--- START ---

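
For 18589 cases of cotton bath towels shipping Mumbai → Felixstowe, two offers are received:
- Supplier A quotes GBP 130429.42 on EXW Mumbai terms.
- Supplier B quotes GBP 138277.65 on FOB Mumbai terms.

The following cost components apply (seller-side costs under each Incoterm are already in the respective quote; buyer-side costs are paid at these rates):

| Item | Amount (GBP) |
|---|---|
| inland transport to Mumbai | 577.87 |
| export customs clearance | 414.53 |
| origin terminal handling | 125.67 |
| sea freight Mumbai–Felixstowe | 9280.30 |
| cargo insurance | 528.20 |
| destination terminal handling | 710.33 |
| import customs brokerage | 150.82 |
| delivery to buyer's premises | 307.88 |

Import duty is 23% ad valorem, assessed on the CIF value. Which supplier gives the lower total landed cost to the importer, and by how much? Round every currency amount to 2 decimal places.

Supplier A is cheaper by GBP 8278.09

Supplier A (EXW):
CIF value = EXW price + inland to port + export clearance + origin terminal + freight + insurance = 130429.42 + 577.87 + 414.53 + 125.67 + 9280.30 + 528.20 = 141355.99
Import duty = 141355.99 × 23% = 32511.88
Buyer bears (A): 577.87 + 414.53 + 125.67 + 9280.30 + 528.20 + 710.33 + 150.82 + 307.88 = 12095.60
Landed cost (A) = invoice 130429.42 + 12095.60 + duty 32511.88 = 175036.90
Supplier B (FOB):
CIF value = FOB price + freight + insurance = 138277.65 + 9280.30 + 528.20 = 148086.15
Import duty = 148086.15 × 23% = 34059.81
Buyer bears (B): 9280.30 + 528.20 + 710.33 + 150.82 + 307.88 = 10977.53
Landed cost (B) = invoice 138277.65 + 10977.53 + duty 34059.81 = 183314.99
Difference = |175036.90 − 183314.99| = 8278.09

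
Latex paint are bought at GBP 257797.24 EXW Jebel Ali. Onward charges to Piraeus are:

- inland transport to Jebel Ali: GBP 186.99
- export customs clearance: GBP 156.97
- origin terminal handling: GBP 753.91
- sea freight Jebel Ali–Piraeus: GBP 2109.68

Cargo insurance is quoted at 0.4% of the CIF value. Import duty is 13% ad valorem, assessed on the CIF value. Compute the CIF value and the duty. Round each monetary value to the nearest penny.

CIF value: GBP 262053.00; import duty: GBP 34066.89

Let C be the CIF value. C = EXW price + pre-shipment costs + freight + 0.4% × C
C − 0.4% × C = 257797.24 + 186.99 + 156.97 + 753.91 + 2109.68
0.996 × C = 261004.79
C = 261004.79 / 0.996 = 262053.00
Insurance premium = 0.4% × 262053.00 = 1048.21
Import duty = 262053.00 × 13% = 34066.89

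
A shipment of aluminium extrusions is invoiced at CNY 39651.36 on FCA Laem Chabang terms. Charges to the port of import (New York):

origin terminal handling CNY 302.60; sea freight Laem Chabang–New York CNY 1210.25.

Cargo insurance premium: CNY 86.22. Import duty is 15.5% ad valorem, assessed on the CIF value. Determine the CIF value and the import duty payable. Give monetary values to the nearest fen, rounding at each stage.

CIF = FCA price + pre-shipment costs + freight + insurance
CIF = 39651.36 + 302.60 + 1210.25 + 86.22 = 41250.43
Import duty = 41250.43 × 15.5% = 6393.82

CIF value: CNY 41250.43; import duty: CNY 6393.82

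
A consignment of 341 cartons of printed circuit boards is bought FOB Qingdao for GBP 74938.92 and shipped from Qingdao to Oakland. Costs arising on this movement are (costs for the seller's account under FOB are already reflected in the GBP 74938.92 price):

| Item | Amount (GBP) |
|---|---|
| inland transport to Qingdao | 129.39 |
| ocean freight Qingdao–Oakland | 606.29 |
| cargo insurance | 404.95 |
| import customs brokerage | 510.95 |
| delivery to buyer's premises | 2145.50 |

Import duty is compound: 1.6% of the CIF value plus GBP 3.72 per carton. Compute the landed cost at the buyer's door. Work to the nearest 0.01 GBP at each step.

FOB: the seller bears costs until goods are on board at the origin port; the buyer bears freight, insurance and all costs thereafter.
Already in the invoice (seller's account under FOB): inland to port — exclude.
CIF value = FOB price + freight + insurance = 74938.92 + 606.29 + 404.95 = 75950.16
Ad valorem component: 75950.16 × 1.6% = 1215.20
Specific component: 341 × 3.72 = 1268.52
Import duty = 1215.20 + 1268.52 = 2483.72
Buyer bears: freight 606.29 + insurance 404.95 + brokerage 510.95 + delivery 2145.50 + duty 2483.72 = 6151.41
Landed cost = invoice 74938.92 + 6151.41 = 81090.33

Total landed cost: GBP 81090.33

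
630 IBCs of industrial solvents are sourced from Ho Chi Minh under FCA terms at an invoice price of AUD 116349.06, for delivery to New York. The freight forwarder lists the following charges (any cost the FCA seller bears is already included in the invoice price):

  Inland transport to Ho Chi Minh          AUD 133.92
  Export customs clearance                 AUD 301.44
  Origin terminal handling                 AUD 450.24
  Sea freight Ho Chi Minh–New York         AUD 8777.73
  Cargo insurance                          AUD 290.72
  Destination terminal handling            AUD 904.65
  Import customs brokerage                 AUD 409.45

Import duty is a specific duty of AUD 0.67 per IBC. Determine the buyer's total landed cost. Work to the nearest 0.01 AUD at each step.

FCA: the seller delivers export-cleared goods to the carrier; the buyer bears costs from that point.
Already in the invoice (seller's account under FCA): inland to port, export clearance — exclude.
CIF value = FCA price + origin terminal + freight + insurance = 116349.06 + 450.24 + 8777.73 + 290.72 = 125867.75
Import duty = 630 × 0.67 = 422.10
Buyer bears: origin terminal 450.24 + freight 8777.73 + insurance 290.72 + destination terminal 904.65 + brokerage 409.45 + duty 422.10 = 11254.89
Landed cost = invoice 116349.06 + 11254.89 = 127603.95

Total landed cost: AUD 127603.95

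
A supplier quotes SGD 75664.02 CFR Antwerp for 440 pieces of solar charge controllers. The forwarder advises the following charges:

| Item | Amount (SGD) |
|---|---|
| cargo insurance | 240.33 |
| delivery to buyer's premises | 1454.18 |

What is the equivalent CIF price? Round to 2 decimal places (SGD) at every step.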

--- END ---
--- START ---

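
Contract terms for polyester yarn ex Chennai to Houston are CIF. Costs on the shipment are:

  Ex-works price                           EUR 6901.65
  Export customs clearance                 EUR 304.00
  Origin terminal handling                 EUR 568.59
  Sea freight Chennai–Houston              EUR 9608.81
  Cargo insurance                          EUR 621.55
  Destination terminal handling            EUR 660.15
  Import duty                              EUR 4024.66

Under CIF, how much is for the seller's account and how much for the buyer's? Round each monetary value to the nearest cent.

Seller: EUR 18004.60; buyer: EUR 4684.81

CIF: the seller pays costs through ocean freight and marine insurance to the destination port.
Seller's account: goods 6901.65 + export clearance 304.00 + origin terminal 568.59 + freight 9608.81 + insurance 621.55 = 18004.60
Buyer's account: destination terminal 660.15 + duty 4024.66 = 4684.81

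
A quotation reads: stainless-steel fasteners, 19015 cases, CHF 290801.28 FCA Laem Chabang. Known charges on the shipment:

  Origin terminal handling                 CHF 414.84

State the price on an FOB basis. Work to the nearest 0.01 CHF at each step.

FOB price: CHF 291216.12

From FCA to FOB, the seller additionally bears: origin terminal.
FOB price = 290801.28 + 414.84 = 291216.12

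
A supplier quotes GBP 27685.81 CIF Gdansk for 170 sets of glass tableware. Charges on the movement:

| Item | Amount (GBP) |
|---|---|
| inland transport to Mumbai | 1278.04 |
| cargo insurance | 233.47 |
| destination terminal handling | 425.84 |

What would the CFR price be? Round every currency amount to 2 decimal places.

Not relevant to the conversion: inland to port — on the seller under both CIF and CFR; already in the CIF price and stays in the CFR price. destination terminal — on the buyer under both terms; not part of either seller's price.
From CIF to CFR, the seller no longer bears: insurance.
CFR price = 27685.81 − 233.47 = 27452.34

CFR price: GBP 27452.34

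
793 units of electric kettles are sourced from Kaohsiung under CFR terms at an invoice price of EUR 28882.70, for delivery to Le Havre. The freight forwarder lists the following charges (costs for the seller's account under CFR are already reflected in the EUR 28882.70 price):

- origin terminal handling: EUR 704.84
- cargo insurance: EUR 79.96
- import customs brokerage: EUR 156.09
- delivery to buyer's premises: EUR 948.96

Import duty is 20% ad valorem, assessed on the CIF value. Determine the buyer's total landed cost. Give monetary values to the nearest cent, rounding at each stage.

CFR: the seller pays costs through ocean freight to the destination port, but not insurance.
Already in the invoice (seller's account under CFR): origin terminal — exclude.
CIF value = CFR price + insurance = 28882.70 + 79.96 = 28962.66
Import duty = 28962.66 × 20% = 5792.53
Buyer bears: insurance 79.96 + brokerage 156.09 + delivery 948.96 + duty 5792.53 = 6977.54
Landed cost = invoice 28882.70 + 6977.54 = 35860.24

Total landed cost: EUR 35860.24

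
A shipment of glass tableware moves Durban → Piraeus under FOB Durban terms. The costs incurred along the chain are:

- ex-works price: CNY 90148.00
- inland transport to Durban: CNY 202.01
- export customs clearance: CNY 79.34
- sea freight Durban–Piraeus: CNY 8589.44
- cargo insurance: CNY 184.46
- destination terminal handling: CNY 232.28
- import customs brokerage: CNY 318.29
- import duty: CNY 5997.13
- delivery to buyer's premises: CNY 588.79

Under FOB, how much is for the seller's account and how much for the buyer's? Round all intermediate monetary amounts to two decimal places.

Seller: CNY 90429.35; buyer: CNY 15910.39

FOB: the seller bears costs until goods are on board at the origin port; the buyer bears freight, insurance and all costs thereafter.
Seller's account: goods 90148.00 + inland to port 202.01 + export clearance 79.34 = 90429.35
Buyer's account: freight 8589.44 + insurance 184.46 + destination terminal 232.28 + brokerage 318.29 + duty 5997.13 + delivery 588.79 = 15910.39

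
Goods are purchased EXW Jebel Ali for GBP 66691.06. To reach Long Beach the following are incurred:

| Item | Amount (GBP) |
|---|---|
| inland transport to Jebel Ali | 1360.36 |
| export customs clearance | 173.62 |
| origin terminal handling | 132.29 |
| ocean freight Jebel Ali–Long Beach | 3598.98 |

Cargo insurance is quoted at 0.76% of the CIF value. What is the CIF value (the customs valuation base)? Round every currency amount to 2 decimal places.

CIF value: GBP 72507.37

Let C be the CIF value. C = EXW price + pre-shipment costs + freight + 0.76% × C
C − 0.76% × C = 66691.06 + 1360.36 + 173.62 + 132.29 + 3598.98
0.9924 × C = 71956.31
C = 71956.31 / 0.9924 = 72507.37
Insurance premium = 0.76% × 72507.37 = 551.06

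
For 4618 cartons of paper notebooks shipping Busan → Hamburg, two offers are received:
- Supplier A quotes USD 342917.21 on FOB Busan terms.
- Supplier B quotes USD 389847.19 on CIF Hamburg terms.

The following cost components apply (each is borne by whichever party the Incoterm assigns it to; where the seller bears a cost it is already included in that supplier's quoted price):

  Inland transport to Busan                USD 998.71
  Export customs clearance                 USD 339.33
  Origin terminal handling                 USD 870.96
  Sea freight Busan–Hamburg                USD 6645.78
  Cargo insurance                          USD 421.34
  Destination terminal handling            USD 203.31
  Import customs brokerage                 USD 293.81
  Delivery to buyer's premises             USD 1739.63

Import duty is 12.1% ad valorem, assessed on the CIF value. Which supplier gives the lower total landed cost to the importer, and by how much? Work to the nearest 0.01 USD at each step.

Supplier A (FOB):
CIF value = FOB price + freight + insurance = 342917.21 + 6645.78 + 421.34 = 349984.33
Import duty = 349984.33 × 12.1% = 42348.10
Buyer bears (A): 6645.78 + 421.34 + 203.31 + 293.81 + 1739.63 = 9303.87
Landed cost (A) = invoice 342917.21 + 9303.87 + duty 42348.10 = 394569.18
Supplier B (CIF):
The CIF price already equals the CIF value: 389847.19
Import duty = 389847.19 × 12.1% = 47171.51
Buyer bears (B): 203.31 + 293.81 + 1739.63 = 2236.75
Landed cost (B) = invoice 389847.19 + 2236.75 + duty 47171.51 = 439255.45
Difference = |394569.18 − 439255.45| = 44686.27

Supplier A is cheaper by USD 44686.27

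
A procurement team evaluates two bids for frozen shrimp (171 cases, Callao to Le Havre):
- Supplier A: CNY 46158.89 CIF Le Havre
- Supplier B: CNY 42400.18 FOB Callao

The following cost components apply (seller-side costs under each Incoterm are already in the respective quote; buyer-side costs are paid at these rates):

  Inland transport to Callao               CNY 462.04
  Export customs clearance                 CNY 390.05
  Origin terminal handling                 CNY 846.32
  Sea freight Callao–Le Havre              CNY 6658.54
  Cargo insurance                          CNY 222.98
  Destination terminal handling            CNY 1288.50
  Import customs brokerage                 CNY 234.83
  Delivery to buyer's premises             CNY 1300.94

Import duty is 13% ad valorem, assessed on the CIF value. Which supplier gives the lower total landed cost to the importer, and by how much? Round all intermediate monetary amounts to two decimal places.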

--- END ---
--- START ---

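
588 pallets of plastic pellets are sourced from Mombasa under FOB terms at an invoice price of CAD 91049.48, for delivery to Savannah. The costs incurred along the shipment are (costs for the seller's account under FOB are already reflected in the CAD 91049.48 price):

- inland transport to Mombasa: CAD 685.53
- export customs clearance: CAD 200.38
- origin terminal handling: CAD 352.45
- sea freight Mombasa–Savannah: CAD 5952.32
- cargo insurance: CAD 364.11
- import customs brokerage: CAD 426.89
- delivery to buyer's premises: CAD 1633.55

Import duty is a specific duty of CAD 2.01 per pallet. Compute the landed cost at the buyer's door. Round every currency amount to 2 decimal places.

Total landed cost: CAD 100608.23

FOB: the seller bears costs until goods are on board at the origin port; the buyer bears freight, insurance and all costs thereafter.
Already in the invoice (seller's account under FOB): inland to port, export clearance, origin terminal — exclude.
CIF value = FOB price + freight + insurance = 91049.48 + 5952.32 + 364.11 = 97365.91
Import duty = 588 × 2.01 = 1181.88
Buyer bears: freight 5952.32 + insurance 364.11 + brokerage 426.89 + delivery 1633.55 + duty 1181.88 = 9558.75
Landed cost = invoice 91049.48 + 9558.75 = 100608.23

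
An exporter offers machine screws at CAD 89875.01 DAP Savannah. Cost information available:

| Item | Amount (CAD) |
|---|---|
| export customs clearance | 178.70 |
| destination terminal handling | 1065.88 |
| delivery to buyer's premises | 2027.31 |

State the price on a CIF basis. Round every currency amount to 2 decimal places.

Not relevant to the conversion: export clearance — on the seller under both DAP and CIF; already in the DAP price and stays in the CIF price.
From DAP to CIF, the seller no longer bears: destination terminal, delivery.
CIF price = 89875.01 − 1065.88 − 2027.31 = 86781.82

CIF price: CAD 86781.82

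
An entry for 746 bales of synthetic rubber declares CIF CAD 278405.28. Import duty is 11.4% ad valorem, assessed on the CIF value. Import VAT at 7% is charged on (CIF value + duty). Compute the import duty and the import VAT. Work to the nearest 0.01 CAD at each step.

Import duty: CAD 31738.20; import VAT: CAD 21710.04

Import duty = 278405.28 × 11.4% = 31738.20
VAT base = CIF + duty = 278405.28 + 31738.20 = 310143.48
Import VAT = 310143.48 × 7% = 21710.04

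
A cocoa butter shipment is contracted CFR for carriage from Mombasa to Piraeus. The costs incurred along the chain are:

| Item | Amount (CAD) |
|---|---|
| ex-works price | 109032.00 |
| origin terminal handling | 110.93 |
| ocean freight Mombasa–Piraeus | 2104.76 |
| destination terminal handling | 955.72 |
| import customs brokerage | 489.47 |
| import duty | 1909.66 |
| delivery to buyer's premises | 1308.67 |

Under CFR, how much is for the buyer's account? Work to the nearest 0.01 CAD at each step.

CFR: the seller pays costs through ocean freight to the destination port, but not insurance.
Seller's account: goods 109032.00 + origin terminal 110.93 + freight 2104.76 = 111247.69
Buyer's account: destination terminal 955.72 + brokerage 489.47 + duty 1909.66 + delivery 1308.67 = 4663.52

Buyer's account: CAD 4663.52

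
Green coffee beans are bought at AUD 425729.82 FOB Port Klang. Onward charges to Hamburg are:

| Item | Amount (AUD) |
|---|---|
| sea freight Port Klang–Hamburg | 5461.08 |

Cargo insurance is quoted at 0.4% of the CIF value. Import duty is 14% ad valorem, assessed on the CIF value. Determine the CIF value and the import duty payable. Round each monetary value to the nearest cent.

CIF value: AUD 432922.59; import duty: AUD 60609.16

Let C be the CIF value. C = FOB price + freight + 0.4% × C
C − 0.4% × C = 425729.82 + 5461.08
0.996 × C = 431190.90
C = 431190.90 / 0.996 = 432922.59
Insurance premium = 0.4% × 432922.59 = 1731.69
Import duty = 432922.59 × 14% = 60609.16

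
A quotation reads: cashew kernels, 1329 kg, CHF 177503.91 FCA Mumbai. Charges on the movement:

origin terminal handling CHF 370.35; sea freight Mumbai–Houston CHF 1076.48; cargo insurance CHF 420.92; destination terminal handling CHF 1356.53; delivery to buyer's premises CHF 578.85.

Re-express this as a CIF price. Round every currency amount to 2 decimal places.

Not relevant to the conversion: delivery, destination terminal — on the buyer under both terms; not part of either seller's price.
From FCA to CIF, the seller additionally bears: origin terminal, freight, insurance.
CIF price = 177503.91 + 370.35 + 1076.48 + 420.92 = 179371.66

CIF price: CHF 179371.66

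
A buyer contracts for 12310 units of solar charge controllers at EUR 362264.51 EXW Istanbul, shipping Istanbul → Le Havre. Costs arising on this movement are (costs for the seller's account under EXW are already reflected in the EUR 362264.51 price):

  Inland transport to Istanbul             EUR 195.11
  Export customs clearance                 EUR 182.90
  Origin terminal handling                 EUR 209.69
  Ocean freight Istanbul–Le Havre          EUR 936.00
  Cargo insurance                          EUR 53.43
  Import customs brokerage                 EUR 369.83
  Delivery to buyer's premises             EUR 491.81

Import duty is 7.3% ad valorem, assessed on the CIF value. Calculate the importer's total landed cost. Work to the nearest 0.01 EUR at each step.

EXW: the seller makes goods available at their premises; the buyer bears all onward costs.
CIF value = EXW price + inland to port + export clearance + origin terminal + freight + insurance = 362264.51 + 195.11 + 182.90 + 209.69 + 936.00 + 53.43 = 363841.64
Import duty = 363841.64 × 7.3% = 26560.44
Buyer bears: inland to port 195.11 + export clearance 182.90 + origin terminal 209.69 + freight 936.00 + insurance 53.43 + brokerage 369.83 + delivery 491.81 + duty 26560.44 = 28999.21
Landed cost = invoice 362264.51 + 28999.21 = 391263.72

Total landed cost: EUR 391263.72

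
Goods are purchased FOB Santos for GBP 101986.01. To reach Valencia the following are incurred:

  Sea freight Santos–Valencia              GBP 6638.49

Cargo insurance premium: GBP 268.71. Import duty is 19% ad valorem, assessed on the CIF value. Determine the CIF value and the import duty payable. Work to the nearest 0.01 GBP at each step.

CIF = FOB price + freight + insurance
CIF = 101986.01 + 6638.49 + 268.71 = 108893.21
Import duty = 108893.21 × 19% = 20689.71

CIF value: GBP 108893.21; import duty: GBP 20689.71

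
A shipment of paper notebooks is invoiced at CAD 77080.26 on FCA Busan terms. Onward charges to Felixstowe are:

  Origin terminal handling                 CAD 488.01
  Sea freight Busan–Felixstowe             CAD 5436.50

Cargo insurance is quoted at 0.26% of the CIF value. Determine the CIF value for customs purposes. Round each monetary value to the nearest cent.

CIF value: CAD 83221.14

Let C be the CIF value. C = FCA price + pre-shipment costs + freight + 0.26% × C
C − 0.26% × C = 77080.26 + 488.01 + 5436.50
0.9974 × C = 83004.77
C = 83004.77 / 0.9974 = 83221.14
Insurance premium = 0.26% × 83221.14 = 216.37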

--- END ---

> [TASK TO COMPLETE] Of all the lines in the entries, count those with the string "Oakland", and report only that number.

> [TASK RESULT] 2